§ **Assignment**: Return the full listing, keeping every line exactly as it is.

§ **Dataset records**:

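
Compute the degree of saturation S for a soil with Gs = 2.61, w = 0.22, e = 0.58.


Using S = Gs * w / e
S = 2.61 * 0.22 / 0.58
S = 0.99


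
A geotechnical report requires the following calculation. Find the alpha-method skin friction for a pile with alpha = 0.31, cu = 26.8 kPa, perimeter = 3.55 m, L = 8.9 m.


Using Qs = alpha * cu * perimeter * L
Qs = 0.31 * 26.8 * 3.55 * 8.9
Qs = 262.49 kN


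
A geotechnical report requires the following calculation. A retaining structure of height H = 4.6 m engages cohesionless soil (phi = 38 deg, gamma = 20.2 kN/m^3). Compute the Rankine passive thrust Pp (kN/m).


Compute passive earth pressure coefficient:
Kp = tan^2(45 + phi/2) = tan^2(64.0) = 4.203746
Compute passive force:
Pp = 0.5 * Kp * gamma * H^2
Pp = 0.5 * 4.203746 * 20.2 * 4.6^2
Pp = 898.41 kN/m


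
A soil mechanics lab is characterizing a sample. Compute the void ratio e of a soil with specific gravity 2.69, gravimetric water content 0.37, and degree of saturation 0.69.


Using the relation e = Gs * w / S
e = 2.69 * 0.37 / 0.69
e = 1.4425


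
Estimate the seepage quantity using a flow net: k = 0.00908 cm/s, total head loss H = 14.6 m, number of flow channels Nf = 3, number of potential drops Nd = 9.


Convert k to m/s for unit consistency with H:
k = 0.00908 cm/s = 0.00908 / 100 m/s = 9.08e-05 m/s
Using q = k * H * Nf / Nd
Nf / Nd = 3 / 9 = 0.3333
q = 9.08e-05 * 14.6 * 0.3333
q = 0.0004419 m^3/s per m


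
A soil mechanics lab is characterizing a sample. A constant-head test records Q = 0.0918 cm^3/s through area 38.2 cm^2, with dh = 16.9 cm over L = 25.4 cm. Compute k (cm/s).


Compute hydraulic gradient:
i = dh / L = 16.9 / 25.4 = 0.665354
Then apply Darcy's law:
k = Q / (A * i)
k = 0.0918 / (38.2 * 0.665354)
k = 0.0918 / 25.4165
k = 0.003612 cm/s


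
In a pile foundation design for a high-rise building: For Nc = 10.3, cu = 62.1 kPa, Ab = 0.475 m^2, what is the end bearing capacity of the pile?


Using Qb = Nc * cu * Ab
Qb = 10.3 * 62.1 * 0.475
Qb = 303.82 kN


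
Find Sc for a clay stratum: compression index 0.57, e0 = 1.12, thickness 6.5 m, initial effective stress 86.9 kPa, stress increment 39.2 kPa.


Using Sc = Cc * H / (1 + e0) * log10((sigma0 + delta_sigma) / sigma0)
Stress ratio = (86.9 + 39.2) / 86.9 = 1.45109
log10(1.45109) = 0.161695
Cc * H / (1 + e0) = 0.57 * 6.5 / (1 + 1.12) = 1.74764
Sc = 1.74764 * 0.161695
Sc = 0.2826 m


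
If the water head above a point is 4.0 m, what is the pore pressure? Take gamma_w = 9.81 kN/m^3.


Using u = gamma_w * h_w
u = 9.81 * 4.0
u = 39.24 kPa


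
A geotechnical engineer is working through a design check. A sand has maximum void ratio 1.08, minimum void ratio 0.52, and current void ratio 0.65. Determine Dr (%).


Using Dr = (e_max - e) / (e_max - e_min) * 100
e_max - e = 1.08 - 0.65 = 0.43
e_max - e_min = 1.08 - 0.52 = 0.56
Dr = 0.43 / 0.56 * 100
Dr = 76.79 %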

§ **Problem solution**:
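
Compute the degree of saturation S for a soil with Gs = 2.61, w = 0.22, e = 0.58.


Using S = Gs * w / e
S = 2.61 * 0.22 / 0.58
S = 0.99


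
A geotechnical report requires the following calculation. Find the alpha-method skin friction for a pile with alpha = 0.31, cu = 26.8 kPa, perimeter = 3.55 m, L = 8.9 m.


Using Qs = alpha * cu * perimeter * L
Qs = 0.31 * 26.8 * 3.55 * 8.9
Qs = 262.49 kN


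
A geotechnical report requires the following calculation. A retaining structure of height H = 4.6 m engages cohesionless soil (phi = 38 deg, gamma = 20.2 kN/m^3). Compute the Rankine passive thrust Pp (kN/m).


Compute passive earth pressure coefficient:
Kp = tan^2(45 + phi/2) = tan^2(64.0) = 4.203746
Compute passive force:
Pp = 0.5 * Kp * gamma * H^2
Pp = 0.5 * 4.203746 * 20.2 * 4.6^2
Pp = 898.41 kN/m


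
A soil mechanics lab is characterizing a sample. Compute the void ratio e of a soil with specific gravity 2.69, gravimetric water content 0.37, and degree of saturation 0.69.


Using the relation e = Gs * w / S
e = 2.69 * 0.37 / 0.69
e = 1.4425


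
Estimate the seepage quantity using a flow net: k = 0.00908 cm/s, total head loss H = 14.6 m, number of flow channels Nf = 3, number of potential drops Nd = 9.


Convert k to m/s for unit consistency with H:
k = 0.00908 cm/s = 0.00908 / 100 m/s = 9.08e-05 m/s
Using q = k * H * Nf / Nd
Nf / Nd = 3 / 9 = 0.3333
q = 9.08e-05 * 14.6 * 0.3333
q = 0.0004419 m^3/s per m


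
A soil mechanics lab is characterizing a sample. A constant-head test records Q = 0.0918 cm^3/s through area 38.2 cm^2, with dh = 16.9 cm over L = 25.4 cm. Compute k (cm/s).


Compute hydraulic gradient:
i = dh / L = 16.9 / 25.4 = 0.665354
Then apply Darcy's law:
k = Q / (A * i)
k = 0.0918 / (38.2 * 0.665354)
k = 0.0918 / 25.4165
k = 0.003612 cm/s


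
In a pile foundation design for a high-rise building: For Nc = 10.3, cu = 62.1 kPa, Ab = 0.475 m^2, what is the end bearing capacity of the pile?


Using Qb = Nc * cu * Ab
Qb = 10.3 * 62.1 * 0.475
Qb = 303.82 kN


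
Find Sc for a clay stratum: compression index 0.57, e0 = 1.12, thickness 6.5 m, initial effective stress 86.9 kPa, stress increment 39.2 kPa.


Using Sc = Cc * H / (1 + e0) * log10((sigma0 + delta_sigma) / sigma0)
Stress ratio = (86.9 + 39.2) / 86.9 = 1.45109
log10(1.45109) = 0.161695
Cc * H / (1 + e0) = 0.57 * 6.5 / (1 + 1.12) = 1.74764
Sc = 1.74764 * 0.161695
Sc = 0.2826 m


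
If the water head above a point is 4.0 m, what is the pore pressure? Take gamma_w = 9.81 kN/m^3.


Using u = gamma_w * h_w
u = 9.81 * 4.0
u = 39.24 kPa


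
A geotechnical engineer is working through a design check. A sand has maximum void ratio 1.08, minimum void ratio 0.52, and current void ratio 0.65. Determine Dr (%).


Using Dr = (e_max - e) / (e_max - e_min) * 100
e_max - e = 1.08 - 0.65 = 0.43
e_max - e_min = 1.08 - 0.52 = 0.56
Dr = 0.43 / 0.56 * 100
Dr = 76.79 %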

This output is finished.